(WHAT YOU ARE ASKED TO DO)
Output the records exactly. Include every line.

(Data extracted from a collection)
□ □ □ □

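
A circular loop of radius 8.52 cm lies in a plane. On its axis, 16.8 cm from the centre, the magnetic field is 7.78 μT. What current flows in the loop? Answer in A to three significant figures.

I ≈ 11.4 A

On the axis of a loop, B = μ₀IR²/[2(R²+z²)^(3/2)], so I = 2B(R²+z²)^(3/2)/(μ₀R²).
R² + z² = 0.007259 + 0.02822 = 0.03548 m²; raised to 3/2 gives 6.68×10⁻³ m³.
I = 2 × 7.78×10⁻⁶ × 6.68×10⁻³ / (1.26×10⁻⁶ × 0.007259) = 11.4 A.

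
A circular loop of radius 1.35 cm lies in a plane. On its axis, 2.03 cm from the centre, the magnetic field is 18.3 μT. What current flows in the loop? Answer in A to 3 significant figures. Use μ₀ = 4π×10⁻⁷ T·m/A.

I ≈ 2.32 A

On the axis of a loop, B = μ₀IR²/[2(R²+z²)^(3/2)], so I = 2B(R²+z²)^(3/2)/(μ₀R²).
R² + z² = 0.0001823 + 0.0004121 = 0.0005943 m²; raised to 3/2 gives 1.45×10⁻⁵ m³.
I = 2 × 1.83×10⁻⁵ × 1.45×10⁻⁵ / (1.26×10⁻⁶ × 0.0001823) = 2.32 A.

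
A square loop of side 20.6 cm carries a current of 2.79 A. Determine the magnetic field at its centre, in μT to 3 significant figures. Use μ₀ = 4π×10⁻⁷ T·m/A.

Each side is a finite straight segment at perpendicular distance d = a/(2 tan(π/4)) = 0.103 m from the centre, with end-angles ±π/4.
One side contributes B₁ = (μ₀I/4πd)·2 sin(π/4) = 3.83×10⁻⁶ T.
All 4 sides add in the same direction: B = 4 × 3.83×10⁻⁶ = 1.53×10⁻⁵ T.

B ≈ 15.3 μT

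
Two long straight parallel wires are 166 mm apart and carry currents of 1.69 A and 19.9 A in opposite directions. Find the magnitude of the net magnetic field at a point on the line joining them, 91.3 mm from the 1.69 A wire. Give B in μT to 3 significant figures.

B ≈ 57.0 μT

Each long wire gives B = μ₀I/(2πd). Distances are d₁ = 0.0913 m and d₂ = 0.0747 m.
B₁ = 3.70×10⁻⁶ T, B₂ = 5.33×10⁻⁵ T.
Between antiparallel currents both contributions point the same way, so they add. B = B₁ + B₂ = 3.70×10⁻⁶ + 5.33×10⁻⁵ = 5.70×10⁻⁵ T.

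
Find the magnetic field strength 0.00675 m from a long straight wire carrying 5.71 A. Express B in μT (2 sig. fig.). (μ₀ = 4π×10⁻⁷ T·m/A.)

For an infinitely long straight wire, B = μ₀I/(2πd).
B = (4π×10⁻⁷ × 5.71) / (2π × 0.00675) = 1.69×10⁻⁴ T.

B ≈ 170 μT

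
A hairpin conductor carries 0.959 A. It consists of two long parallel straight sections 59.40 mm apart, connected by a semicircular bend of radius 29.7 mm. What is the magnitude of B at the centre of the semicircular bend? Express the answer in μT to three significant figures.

B ≈ 16.6 μT

The semicircular arc contributes B_arc = μ₀I·π/(4πR) = μ₀I/(4R) = 1.01×10⁻⁵ T.
Each semi-infinite lead is at perpendicular distance R = 0.0297 m from the centre, with the perpendicular foot at its near end, so it contributes μ₀I/(4πR); both point the same way, together 6.46×10⁻⁶ T.
Arc and leads all point the same direction: B = 1.01×10⁻⁵ + 6.46×10⁻⁶ = 1.66×10⁻⁵ T.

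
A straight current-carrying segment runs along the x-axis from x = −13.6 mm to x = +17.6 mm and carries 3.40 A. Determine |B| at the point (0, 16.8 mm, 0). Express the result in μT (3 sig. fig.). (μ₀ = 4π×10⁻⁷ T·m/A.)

B ≈ 27.4 μT

For a finite straight segment, B = (μ₀I/4πd)(sinθ₁ + sinθ₂), where θ₁, θ₂ are the angles from the perpendicular to each end.
The perpendicular distance is d = 0.0168 m; the end-offsets along the wire are a = 0.0136 m and b = 0.0176 m.
sinθ₁ = 0.0136/√(0.0136²+0.0168²) = 0.6292; sinθ₂ = 0.0176/√(0.0176²+0.0168²) = 0.7234.
B = (4π×10⁻⁷ × 3.40) / (4π × 0.0168) × (0.6292 + 0.7234) = 2.74×10⁻⁵ T.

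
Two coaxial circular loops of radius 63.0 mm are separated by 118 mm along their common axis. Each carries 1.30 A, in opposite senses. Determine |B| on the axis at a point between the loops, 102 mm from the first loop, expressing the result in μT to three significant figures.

Each loop contributes B = μ₀IR²/[2(R²+z²)^(3/2)] on the axis, with z measured from that loop.
Loop 1 (z = 0.102 m): B₁ = 1.88×10⁻⁶ T. Loop 2 (z = 0.016 m): B₂ = 1.18×10⁻⁵ T.
The fields oppose: B = |B₁ − B₂| = 9.92×10⁻⁶ T.

B ≈ 9.92 μT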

□ □ □ □

(TASK SOLUTION)
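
A circular loop of radius 8.52 cm lies in a plane. On its axis, 16.8 cm from the centre, the magnetic field is 7.78 μT. What current flows in the loop? Answer in A to three significant figures.

I ≈ 11.4 A

On the axis of a loop, B = μ₀IR²/[2(R²+z²)^(3/2)], so I = 2B(R²+z²)^(3/2)/(μ₀R²).
R² + z² = 0.007259 + 0.02822 = 0.03548 m²; raised to 3/2 gives 6.68×10⁻³ m³.
I = 2 × 7.78×10⁻⁶ × 6.68×10⁻³ / (1.26×10⁻⁶ × 0.007259) = 11.4 A.

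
A circular loop of radius 1.35 cm lies in a plane. On its axis, 2.03 cm from the centre, the magnetic field is 18.3 μT. What current flows in the loop? Answer in A to 3 significant figures. Use μ₀ = 4π×10⁻⁷ T·m/A.

I ≈ 2.32 A

On the axis of a loop, B = μ₀IR²/[2(R²+z²)^(3/2)], so I = 2B(R²+z²)^(3/2)/(μ₀R²).
R² + z² = 0.0001823 + 0.0004121 = 0.0005943 m²; raised to 3/2 gives 1.45×10⁻⁵ m³.
I = 2 × 1.83×10⁻⁵ × 1.45×10⁻⁵ / (1.26×10⁻⁶ × 0.0001823) = 2.32 A.

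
A square loop of side 20.6 cm carries a current of 2.79 A. Determine the magnetic field at its centre, in μT to 3 significant figures. Use μ₀ = 4π×10⁻⁷ T·m/A.

Each side is a finite straight segment at perpendicular distance d = a/(2 tan(π/4)) = 0.103 m from the centre, with end-angles ±π/4.
One side contributes B₁ = (μ₀I/4πd)·2 sin(π/4) = 3.83×10⁻⁶ T.
All 4 sides add in the same direction: B = 4 × 3.83×10⁻⁶ = 1.53×10⁻⁵ T.

B ≈ 15.3 μT

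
Two long straight parallel wires are 166 mm apart and carry currents of 1.69 A and 19.9 A in opposite directions. Find the magnitude of the net magnetic field at a point on the line joining them, 91.3 mm from the 1.69 A wire. Give B in μT to 3 significant figures.

B ≈ 57.0 μT

Each long wire gives B = μ₀I/(2πd). Distances are d₁ = 0.0913 m and d₂ = 0.0747 m.
B₁ = 3.70×10⁻⁶ T, B₂ = 5.33×10⁻⁵ T.
Between antiparallel currents both contributions point the same way, so they add. B = B₁ + B₂ = 3.70×10⁻⁶ + 5.33×10⁻⁵ = 5.70×10⁻⁵ T.

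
Find the magnetic field strength 0.00675 m from a long straight wire carrying 5.71 A. Express B in μT (2 sig. fig.). (μ₀ = 4π×10⁻⁷ T·m/A.)

For an infinitely long straight wire, B = μ₀I/(2πd).
B = (4π×10⁻⁷ × 5.71) / (2π × 0.00675) = 1.69×10⁻⁴ T.

B ≈ 170 μT

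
A hairpin conductor carries 0.959 A. It consists of two long parallel straight sections 59.40 mm apart, connected by a semicircular bend of radius 29.7 mm. What is the magnitude of B at the centre of the semicircular bend? Express the answer in μT to three significant figures.

B ≈ 16.6 μT

The semicircular arc contributes B_arc = μ₀I·π/(4πR) = μ₀I/(4R) = 1.01×10⁻⁵ T.
Each semi-infinite lead is at perpendicular distance R = 0.0297 m from the centre, with the perpendicular foot at its near end, so it contributes μ₀I/(4πR); both point the same way, together 6.46×10⁻⁶ T.
Arc and leads all point the same direction: B = 1.01×10⁻⁵ + 6.46×10⁻⁶ = 1.66×10⁻⁵ T.

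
A straight current-carrying segment runs along the x-axis from x = −13.6 mm to x = +17.6 mm and carries 3.40 A. Determine |B| at the point (0, 16.8 mm, 0). Express the result in μT (3 sig. fig.). (μ₀ = 4π×10⁻⁷ T·m/A.)

B ≈ 27.4 μT

For a finite straight segment, B = (μ₀I/4πd)(sinθ₁ + sinθ₂), where θ₁, θ₂ are the angles from the perpendicular to each end.
The perpendicular distance is d = 0.0168 m; the end-offsets along the wire are a = 0.0136 m and b = 0.0176 m.
sinθ₁ = 0.0136/√(0.0136²+0.0168²) = 0.6292; sinθ₂ = 0.0176/√(0.0176²+0.0168²) = 0.7234.
B = (4π×10⁻⁷ × 3.40) / (4π × 0.0168) × (0.6292 + 0.7234) = 2.74×10⁻⁵ T.

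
Two coaxial circular loops of radius 63.0 mm are separated by 118 mm along their common axis. Each carries 1.30 A, in opposite senses. Determine |B| on the axis at a point between the loops, 102 mm from the first loop, expressing the result in μT to three significant figures.

Each loop contributes B = μ₀IR²/[2(R²+z²)^(3/2)] on the axis, with z measured from that loop.
Loop 1 (z = 0.102 m): B₁ = 1.88×10⁻⁶ T. Loop 2 (z = 0.016 m): B₂ = 1.18×10⁻⁵ T.
The fields oppose: B = |B₁ − B₂| = 9.92×10⁻⁶ T.

B ≈ 9.92 μT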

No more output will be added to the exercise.